Task instructions
Reproduce exactly the lines below, starting with the line that contains "The reaction 2B1" and ending with the last line of the records, both included, and nothing else.

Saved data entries
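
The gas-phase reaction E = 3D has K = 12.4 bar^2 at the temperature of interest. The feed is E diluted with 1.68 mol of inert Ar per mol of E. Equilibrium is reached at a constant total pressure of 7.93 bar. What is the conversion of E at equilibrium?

Take 1 mol E as basis and let X be its fractional conversion, so ξ = X.
Mole table: n_E = 1 − X; n_D = 3X; n_I = 1.68 (inert).
n_T = Σnᵢ = 2.68 + 2X.
With p_i = (n_i/n_T)P, K = p_D^3 / (p_E).
Equating to 12.4 bar^2 and solving on 0 < X < 1: X = 0.377.

X = 0.377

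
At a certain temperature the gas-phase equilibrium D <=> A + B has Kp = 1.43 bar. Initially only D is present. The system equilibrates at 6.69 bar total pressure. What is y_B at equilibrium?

Take 1 mol D as basis and let X be its fractional conversion, so ξ = X.
Mole table: n_D = 1 − X; n_A = X; n_B = X.
Total moles n_T = 1 + X.
Mole fractions y_i = n_i/n_T; Kp = p_A p_B / (p_D) with p_i = y_i·P.
Equating to 1.43 bar and solving on 0 < X < 1: X = 0.420.
Then n_B = 0.42, n_T = 1.42, so y_B = 0.296.

y_B = 0.296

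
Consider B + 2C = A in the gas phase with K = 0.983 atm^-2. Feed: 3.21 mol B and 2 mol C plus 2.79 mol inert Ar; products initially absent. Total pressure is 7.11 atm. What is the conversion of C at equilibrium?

X = 0.746

Take 2 mol C as basis and let X be its fractional conversion, so ξ = X.
Moles: n_B = 3.21 − X; n_C = 2 − 2X; n_A = X; n_I = 2.79 (inert).
n_T = Σnᵢ = 8 − 2X.
Mole fractions y_i = n_i/n_T; K = p_A / (p_B p_C^2) with p_i = y_i·P.
This yields a degree-3 equation in X; solving on (0,1), X = 0.746.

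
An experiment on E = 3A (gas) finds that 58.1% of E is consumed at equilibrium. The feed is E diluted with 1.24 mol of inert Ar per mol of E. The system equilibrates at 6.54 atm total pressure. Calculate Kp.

Kp = 46.7 atm^2

Let X = conversion of E (basis 1 mol E); extent of reaction ξ = X.
Species balance: n_E = 1 − X; n_A = 3X; n_I = 1.24 (inert).
Summing: n_T = 2.24 + 2X.
At X = 0.581: n_E = 0.419, n_A = 1.74, n_T = 3.4.
p_i = (n_i/n_T)·P. Kp = p_A^3 / (p_E) = 46.7 atm^2.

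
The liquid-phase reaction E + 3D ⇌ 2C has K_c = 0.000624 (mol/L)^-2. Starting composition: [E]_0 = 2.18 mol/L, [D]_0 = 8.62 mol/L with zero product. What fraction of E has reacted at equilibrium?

Let X = conversion of E; extent ξ = 2.18·X mol/L.
Concentrations: [E] = 2.18 − 2.18X; [D] = 8.62 − 6.54X; [C] = 4.36X.
K_c = [C]^2 / ([E] [D]^3).
Setting equal to 0.000624 and solving for X on (0,1) gives X = 0.161.

X = 0.161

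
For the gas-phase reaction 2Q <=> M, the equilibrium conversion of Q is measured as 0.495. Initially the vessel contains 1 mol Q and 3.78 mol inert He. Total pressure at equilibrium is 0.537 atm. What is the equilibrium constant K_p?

K_p = 8.19 atm^-1

Let X = conversion of Q (basis 1 mol Q); extent of reaction ξ = 0.5X.
Moles: n_Q = 1 − X; n_M = 0.5X; n_I = 3.78 (inert).
Summing: n_T = 4.78 − 0.5X.
At X = 0.495: n_Q = 0.505, n_M = 0.247, n_T = 4.53.
p_i = (n_i/n_T)·P. K_p = p_M / (p_Q^2) = 8.19 atm^-1.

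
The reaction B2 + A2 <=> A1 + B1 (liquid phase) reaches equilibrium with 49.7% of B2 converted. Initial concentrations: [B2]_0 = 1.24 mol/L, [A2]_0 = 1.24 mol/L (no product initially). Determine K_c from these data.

Let X = conversion of B2.
Concentrations: [B2] = 1.24 − 1.24X; [A2] = 1.24 − 1.24X; [A1] = 1.24X; [B1] = 1.24X.
At X = 0.497: [B2] = 0.624, [A2] = 0.624, [A1] = 0.616, [B1] = 0.616.
K_c = [A1] [B1] / ([B2] [A2]) = 0.976.

K_c = 0.976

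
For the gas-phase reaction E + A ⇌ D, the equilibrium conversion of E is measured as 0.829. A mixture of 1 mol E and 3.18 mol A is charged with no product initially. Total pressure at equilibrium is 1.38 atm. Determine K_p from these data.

Let X = conversion of E (basis 1 mol E); extent of reaction ξ = X.
Species balance: n_E = 1 − X; n_A = 3.18 − X; n_D = X.
Total moles n_T = 4.18 − X.
At X = 0.829: n_E = 0.171, n_A = 2.35, n_D = 0.829, n_T = 3.35.
p_i = (n_i/n_T)·P. K_p = p_D / (p_E p_A) = 5.01 atm^-1.

K_p = 5.01 atm^-1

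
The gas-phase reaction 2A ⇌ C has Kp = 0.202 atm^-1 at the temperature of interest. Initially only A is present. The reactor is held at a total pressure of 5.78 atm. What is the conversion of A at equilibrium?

Take 1 mol A as basis and let X be its fractional conversion, so ξ = 0.5X.
Species balance: n_A = 1 − X; n_C = 0.5X.
n_T = Σnᵢ = 1 − 0.5X.
y_i = n_i/n_T, p_i = y_i·P. Kp = p_C / (p_A^2).
Setting this equal to 0.202 atm^-1 and taking the physical root (0 < X < 1) gives X = 0.580.

X = 0.580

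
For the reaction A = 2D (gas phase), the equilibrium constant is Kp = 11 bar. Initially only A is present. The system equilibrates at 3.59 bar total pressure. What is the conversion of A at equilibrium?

X = 0.659

Basis: 1 mol A initially; let X = conversion of A. Extent ξ = X.
Moles: n_A = 1 − X; n_D = 2X.
Summing: n_T = 1 + X.
Mole fractions y_i = n_i/n_T; Kp = p_D^2 / (p_A) with p_i = y_i·P.
Equating to 11 bar and solving on 0 < X < 1: X = 0.659.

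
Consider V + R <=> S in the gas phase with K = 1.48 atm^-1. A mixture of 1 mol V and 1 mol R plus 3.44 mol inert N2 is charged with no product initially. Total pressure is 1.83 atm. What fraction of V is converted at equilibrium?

Basis: 1 mol V initially; let X = conversion of V. Extent ξ = X.
At extent ξ: n_V = 1 − X; n_R = 1 − X; n_S = X; n_I = 3.44 (inert).
Summing: n_T = 5.44 − X.
With p_i = (n_i/n_T)P, K = p_S / (p_V p_R).
Setting this equal to 1.48 atm^-1 and taking the physical root (0 < X < 1) gives X = 0.275.

X = 0.275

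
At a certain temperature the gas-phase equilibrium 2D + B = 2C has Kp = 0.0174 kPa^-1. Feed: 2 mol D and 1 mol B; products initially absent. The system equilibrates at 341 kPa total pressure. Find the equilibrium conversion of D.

X = 0.518

Let X = conversion of D (basis 2 mol D); extent of reaction ξ = X.
Species balance: n_D = 2 − 2X; n_B = 1 − X; n_C = 2X.
Summing: n_T = 3 − X.
Mole fractions y_i = n_i/n_T; Kp = p_C^2 / (p_D^2 p_B) with p_i = y_i·P.
Substituting and setting equal to 0.0174 kPa^-1 gives a polynomial in X; the root in (0,1) is X = 0.518.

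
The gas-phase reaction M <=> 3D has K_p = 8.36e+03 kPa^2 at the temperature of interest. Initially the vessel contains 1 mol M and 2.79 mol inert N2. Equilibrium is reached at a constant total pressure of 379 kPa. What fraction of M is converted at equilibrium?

Let X = conversion of M (basis 1 mol M); extent of reaction ξ = X.
Moles: n_M = 1 − X; n_D = 3X; n_I = 2.79 (inert).
n_T = Σnᵢ = 3.79 + 2X.
y_i = n_i/n_T, p_i = y_i·P. K_p = p_D^3 / (p_M).
Setting this equal to 8.36e+03 kPa^2 and taking the physical root (0 < X < 1) gives X = 0.307.

X = 0.307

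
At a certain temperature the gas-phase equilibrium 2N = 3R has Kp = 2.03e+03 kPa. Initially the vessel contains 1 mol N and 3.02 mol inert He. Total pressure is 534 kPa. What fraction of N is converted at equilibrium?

X = 0.723

Let X = conversion of N (basis 1 mol N); extent of reaction ξ = 0.5X.
Moles: n_N = 1 − X; n_R = 1.5X; n_I = 3.02 (inert).
Total moles n_T = 4.02 + 0.5X.
Mole fractions y_i = n_i/n_T; Kp = p_R^3 / (p_N^2) with p_i = y_i·P.
Setting this equal to 2.03e+03 kPa and taking the physical root (0 < X < 1) gives X = 0.723.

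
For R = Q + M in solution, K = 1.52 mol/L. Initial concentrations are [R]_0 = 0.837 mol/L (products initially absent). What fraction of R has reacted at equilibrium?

Let X = conversion of R; extent ξ = 0.837·X mol/L.
Concentrations: [R] = 0.837 − 0.837X; [Q] = 0.837X; [M] = 0.837X.
K = [Q] [M] / ([R]).
Equating to 1.52 mol/L: the physical root is X = 0.717.

X = 0.717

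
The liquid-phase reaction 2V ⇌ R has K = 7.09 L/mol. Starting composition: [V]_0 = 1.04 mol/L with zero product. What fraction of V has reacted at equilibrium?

Let X = conversion of V; extent ξ = 1.04X/2 mol/L.
Concentrations: [V] = 1.04 − 1.04X; [R] = 0.52X.
K = [R] / ([V]^2).
Equating to 7.09 L/mol: the physical root is X = 0.771.

X = 0.771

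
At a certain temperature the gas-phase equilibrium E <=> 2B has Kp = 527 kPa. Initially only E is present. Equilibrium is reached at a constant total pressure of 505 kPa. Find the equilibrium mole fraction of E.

Let X = conversion of E (basis 1 mol E); extent of reaction ξ = X.
Mole table: n_E = 1 − X; n_B = 2X.
Total moles n_T = 1 + X.
Mole fractions y_i = n_i/n_T; Kp = p_B^2 / (p_E) with p_i = y_i·P.
Setting this equal to 527 kPa and taking the physical root (0 < X < 1) gives X = 0.455.
Then n_E = 0.545, n_T = 1.45, so y_E = 0.375.

y_E = 0.375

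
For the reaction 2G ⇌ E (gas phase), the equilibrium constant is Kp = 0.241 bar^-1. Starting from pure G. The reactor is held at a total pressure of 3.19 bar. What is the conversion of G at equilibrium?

Let X = conversion of G (basis 1 mol G); extent of reaction ξ = 0.5X.
Mole table: n_G = 1 − X; n_E = 0.5X.
n_T = Σnᵢ = 1 − 0.5X.
Mole fractions y_i = n_i/n_T; Kp = p_E / (p_G^2) with p_i = y_i·P.
Setting this equal to 0.241 bar^-1 and taking the physical root (0 < X < 1) gives X = 0.505.

X = 0.505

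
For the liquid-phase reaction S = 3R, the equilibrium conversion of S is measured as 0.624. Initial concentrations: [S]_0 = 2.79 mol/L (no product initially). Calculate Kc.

Let X = conversion of S.
Concentrations: [S] = 2.79 − 2.79X; [R] = 8.37X.
At X = 0.624: [S] = 1.05, [R] = 5.22.
Kc = [R]^3 / ([S]) = 136 (mol/L)^2.

Kc = 136 (mol/L)^2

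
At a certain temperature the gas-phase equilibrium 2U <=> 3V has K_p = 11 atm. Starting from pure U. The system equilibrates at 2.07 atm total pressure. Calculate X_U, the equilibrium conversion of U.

Basis: 1 mol U initially; let X = conversion of U. Extent ξ = 0.5X.
Moles: n_U = 1 − X; n_V = 1.5X.
Summing: n_T = 1 + 0.5X.
Mole fractions y_i = n_i/n_T; K_p = p_V^3 / (p_U^2) with p_i = y_i·P.
Equating to 11 atm and solving on 0 < X < 1: X = 0.643.

X = 0.643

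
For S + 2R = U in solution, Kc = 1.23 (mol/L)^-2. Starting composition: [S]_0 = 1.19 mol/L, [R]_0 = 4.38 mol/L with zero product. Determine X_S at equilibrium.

Let X = conversion of S; extent ξ = 1.19·X mol/L.
Concentrations: [S] = 1.19 − 1.19X; [R] = 4.38 − 2.38X; [U] = 1.19X.
Kc = [U] / ([S] [R]^2).
Solving Kc = 1.23 for X ∈ (0,1): X = 0.868.

X = 0.868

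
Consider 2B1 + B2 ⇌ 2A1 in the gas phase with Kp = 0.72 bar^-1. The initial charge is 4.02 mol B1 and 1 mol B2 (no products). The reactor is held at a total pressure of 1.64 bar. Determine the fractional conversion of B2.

X = 0.525

Let X = conversion of B2 (basis 1 mol B2); extent of reaction ξ = X.
At extent ξ: n_B1 = 4.02 − 2X; n_B2 = 1 − X; n_A1 = 2X.
n_T = Σnᵢ = 5.02 − X.
y_i = n_i/n_T, p_i = y_i·P. Kp = p_A1^2 / (p_B1^2 p_B2).
This yields a degree-3 equation in X; solving on (0,1), X = 0.525.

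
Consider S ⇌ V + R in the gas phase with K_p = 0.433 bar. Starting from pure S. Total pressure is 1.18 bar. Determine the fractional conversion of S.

X = 0.518

Basis: 1 mol S initially; let X = conversion of S. Extent ξ = X.
At extent ξ: n_S = 1 − X; n_V = X; n_R = X.
n_T = Σnᵢ = 1 + X.
With p_i = (n_i/n_T)P, K_p = p_V p_R / (p_S).
Setting this equal to 0.433 bar and taking the physical root (0 < X < 1) gives X = 0.518.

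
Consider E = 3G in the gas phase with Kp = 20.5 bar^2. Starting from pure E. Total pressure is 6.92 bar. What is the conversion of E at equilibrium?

X = 0.306

Basis: 1 mol E initially; let X = conversion of E. Extent ξ = X.
Moles: n_E = 1 − X; n_G = 3X.
Summing: n_T = 1 + 2X.
y_i = n_i/n_T, p_i = y_i·P. Kp = p_G^3 / (p_E).
Substituting and setting equal to 20.5 bar^2 gives a polynomial in X; the root in (0,1) is X = 0.306.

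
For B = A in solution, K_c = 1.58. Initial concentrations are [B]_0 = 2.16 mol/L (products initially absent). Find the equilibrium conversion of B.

Let X = conversion of B; extent ξ = 2.16·X mol/L.
Concentrations: [B] = 2.16 − 2.16X; [A] = 2.16X.
K_c = [A] / ([B]).
Setting equal to 1.58 and solving for X on (0,1) gives X = 0.612.

X = 0.612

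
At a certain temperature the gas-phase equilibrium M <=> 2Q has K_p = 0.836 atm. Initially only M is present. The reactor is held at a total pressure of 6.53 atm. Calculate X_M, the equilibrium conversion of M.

Take 1 mol M as basis and let X be its fractional conversion, so ξ = X.
Species balance: n_M = 1 − X; n_Q = 2X.
Summing: n_T = 1 + X.
With p_i = (n_i/n_T)P, K_p = p_Q^2 / (p_M).
Substituting and setting equal to 0.836 atm gives a polynomial in X; the root in (0,1) is X = 0.176.

X = 0.176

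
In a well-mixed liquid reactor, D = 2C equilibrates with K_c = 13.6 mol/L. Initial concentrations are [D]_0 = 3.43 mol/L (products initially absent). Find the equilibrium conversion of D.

Let X = conversion of D; extent ξ = 3.43·X mol/L.
Concentrations: [D] = 3.43 − 3.43X; [C] = 6.86X.
K_c = [C]^2 / ([D]).
Setting equal to 13.6 and solving for X on (0,1) gives X = 0.617.

X = 0.617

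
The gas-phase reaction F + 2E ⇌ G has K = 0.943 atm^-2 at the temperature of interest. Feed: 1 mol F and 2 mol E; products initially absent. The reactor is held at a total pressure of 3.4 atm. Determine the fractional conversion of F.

Take 1 mol F as basis and let X be its fractional conversion, so ξ = X.
Species balance: n_F = 1 − X; n_E = 2 − 2X; n_G = X.
Summing: n_T = 3 − 2X.
Mole fractions y_i = n_i/n_T; K = p_G / (p_F p_E^2) with p_i = y_i·P.
Setting this equal to 0.943 atm^-2 and taking the physical root (0 < X < 1) gives X = 0.649.

X = 0.649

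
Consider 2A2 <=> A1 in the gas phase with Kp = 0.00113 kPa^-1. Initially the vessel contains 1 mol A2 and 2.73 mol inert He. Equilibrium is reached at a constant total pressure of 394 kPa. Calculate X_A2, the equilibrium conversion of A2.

Take 1 mol A2 as basis and let X be its fractional conversion, so ξ = 0.5X.
Mole table: n_A2 = 1 − X; n_A1 = 0.5X; n_I = 2.73 (inert).
n_T = Σnᵢ = 3.73 − 0.5X.
y_i = n_i/n_T, p_i = y_i·P. Kp = p_A1 / (p_A2^2).
Equating to 0.00113 kPa^-1 and solving on 0 < X < 1: X = 0.169.

X = 0.169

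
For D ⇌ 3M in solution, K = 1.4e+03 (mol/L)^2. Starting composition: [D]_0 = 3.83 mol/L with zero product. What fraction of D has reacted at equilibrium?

X = 0.835

Let X = conversion of D; extent ξ = 3.83·X mol/L.
Concentrations: [D] = 3.83 − 3.83X; [M] = 11.5X.
K = [M]^3 / ([D]).
This equals 1.4e+03 at X = 0.835 (the root in 0 < X < 1).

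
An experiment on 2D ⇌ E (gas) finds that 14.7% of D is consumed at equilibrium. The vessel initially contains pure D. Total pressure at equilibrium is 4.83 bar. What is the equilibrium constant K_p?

K_p = 0.0194 bar^-1

Basis: 1 mol D initially; let X = conversion of D. Extent ξ = 0.5X.
Moles: n_D = 1 − X; n_E = 0.5X.
n_T = Σnᵢ = 1 − 0.5X.
At X = 0.147: n_D = 0.853, n_E = 0.0735, n_T = 0.926.
p_i = (n_i/n_T)·P. K_p = p_E / (p_D^2) = 0.0194 bar^-1.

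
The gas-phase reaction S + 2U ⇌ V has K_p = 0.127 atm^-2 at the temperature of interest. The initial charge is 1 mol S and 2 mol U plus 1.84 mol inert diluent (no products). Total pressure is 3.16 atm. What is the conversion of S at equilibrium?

Basis: 1 mol S initially; let X = conversion of S. Extent ξ = X.
Species balance: n_S = 1 − X; n_U = 2 − 2X; n_V = X; n_I = 1.84 (inert).
Total moles n_T = 4.84 − 2X.
With p_i = (n_i/n_T)P, K_p = p_V / (p_S p_U^2).
Setting this equal to 0.127 atm^-2 and taking the physical root (0 < X < 1) gives X = 0.151.

X = 0.151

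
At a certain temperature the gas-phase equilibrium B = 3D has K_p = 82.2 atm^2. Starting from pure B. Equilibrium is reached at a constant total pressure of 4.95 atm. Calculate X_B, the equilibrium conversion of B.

X = 0.619

Take 1 mol B as basis and let X be its fractional conversion, so ξ = X.
At extent ξ: n_B = 1 − X; n_D = 3X.
Summing: n_T = 1 + 2X.
Mole fractions y_i = n_i/n_T; K_p = p_D^3 / (p_B) with p_i = y_i·P.
Equating to 82.2 atm^2 and solving on 0 < X < 1: X = 0.619.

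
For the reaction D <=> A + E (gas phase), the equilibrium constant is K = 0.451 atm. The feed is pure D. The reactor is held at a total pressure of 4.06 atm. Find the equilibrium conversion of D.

X = 0.316

Take 1 mol D as basis and let X be its fractional conversion, so ξ = X.
Species balance: n_D = 1 − X; n_A = X; n_E = X.
Total moles n_T = 1 + X.
With p_i = (n_i/n_T)P, K = p_A p_E / (p_D).
This yields a degree-2 equation in X; solving on (0,1), X = 0.316.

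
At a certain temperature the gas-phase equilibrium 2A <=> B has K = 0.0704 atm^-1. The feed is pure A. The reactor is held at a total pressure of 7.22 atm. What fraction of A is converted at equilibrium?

Let X = conversion of A (basis 1 mol A); extent of reaction ξ = 0.5X.
Species balance: n_A = 1 − X; n_B = 0.5X.
Summing: n_T = 1 − 0.5X.
With p_i = (n_i/n_T)P, K = p_B / (p_A^2).
Substituting and setting equal to 0.0704 atm^-1 gives a polynomial in X; the root in (0,1) is X = 0.426.

X = 0.426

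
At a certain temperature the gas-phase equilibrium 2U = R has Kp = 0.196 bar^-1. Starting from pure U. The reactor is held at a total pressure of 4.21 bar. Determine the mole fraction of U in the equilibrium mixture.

y_U = 0.651

Let X = conversion of U (basis 1 mol U); extent of reaction ξ = 0.5X.
Mole table: n_U = 1 − X; n_R = 0.5X.
n_T = Σnᵢ = 1 − 0.5X.
y_i = n_i/n_T, p_i = y_i·P. Kp = p_R / (p_U^2).
Setting this equal to 0.196 bar^-1 and taking the physical root (0 < X < 1) gives X = 0.518.
Then n_U = 0.482, n_T = 0.741, so y_U = 0.651.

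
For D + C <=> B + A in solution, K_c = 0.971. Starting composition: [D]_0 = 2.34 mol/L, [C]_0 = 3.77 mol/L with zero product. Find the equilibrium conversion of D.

Let X = conversion of D; extent ξ = 2.34·X mol/L.
Concentrations: [D] = 2.34 − 2.34X; [C] = 3.77 − 2.34X; [B] = 2.34X; [A] = 2.34X.
K_c = [B] [A] / ([D] [C]).
This equals 0.971 at X = 0.613 (the root in 0 < X < 1).

X = 0.613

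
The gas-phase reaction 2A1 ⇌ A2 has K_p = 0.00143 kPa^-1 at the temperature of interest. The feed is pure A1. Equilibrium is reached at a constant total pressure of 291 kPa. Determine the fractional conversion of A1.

X = 0.387

Let X = conversion of A1 (basis 1 mol A1); extent of reaction ξ = 0.5X.
Species balance: n_A1 = 1 − X; n_A2 = 0.5X.
n_T = Σnᵢ = 1 − 0.5X.
y_i = n_i/n_T, p_i = y_i·P. K_p = p_A2 / (p_A1^2).
Substituting and setting equal to 0.00143 kPa^-1 gives a polynomial in X; the root in (0,1) is X = 0.387.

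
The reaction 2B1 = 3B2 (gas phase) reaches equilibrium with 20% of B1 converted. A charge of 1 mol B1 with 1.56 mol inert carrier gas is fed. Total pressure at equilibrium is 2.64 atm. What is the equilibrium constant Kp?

Let X = conversion of B1 (basis 1 mol B1); extent of reaction ξ = 0.5X.
Moles: n_B1 = 1 − X; n_B2 = 1.5X; n_I = 1.56 (inert).
Summing: n_T = 2.56 + 0.5X.
At X = 0.2: n_B1 = 0.8, n_B2 = 0.3, n_T = 2.66.
p_i = (n_i/n_T)·P. Kp = p_B2^3 / (p_B1^2) = 0.0419 atm.

Kp = 0.0419 atm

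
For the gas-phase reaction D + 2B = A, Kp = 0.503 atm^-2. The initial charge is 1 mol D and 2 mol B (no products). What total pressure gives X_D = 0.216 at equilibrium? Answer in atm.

Let X = conversion of D (basis 1 mol D); extent of reaction ξ = X.
Moles: n_D = 1 − X; n_B = 2 − 2X; n_A = X.
Total moles n_T = 3 − 2X.
Kp = p_A / (p_D p_B^2) with p_i = (n_i/n_T)·P.
At X = 0.216: the mole-fraction product g(X) = Π y_i^ν_i = 0.739. Since Kp = g(X)·P^{-2}, P = (g/Kp)^(1/2) = (0.739/0.503)^(1/2) = 1.21 atm.

P = 1.21 atm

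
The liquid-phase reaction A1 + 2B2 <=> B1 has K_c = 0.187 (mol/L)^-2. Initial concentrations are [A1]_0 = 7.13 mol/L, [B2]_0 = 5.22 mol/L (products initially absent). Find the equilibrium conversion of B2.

X = 0.732

Let X = conversion of B2; extent ξ = 5.22X/2 mol/L.
Concentrations: [A1] = 7.13 − 2.61X; [B2] = 5.22 − 5.22X; [B1] = 2.61X.
K_c = [B1] / ([A1] [B2]^2).
Solving K_c = 0.187 for X ∈ (0,1): X = 0.732.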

The completed task
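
The reaction 2B1 = 3B2 (gas phase) reaches equilibrium with 20% of B1 converted. A charge of 1 mol B1 with 1.56 mol inert carrier gas is fed. Total pressure at equilibrium is 2.64 atm. What is the equilibrium constant Kp?

Let X = conversion of B1 (basis 1 mol B1); extent of reaction ξ = 0.5X.
Moles: n_B1 = 1 − X; n_B2 = 1.5X; n_I = 1.56 (inert).
Summing: n_T = 2.56 + 0.5X.
At X = 0.2: n_B1 = 0.8, n_B2 = 0.3, n_T = 2.66.
p_i = (n_i/n_T)·P. Kp = p_B2^3 / (p_B1^2) = 0.0419 atm.

Kp = 0.0419 atm

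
For the gas-phase reaction D + 2B = A, Kp = 0.503 atm^-2. The initial charge is 1 mol D and 2 mol B (no products). What total pressure gives X_D = 0.216 at equilibrium? Answer in atm.

Let X = conversion of D (basis 1 mol D); extent of reaction ξ = X.
Moles: n_D = 1 − X; n_B = 2 − 2X; n_A = X.
Total moles n_T = 3 − 2X.
Kp = p_A / (p_D p_B^2) with p_i = (n_i/n_T)·P.
At X = 0.216: the mole-fraction product g(X) = Π y_i^ν_i = 0.739. Since Kp = g(X)·P^{-2}, P = (g/Kp)^(1/2) = (0.739/0.503)^(1/2) = 1.21 atm.

P = 1.21 atm

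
The liquid-phase reaction A1 + 2B2 <=> B1 has K_c = 0.187 (mol/L)^-2. Initial concentrations are [A1]_0 = 7.13 mol/L, [B2]_0 = 5.22 mol/L (products initially absent). Find the equilibrium conversion of B2.

X = 0.732

Let X = conversion of B2; extent ξ = 5.22X/2 mol/L.
Concentrations: [A1] = 7.13 − 2.61X; [B2] = 5.22 − 5.22X; [B1] = 2.61X.
K_c = [B1] / ([A1] [B2]^2).
Solving K_c = 0.187 for X ∈ (0,1): X = 0.732.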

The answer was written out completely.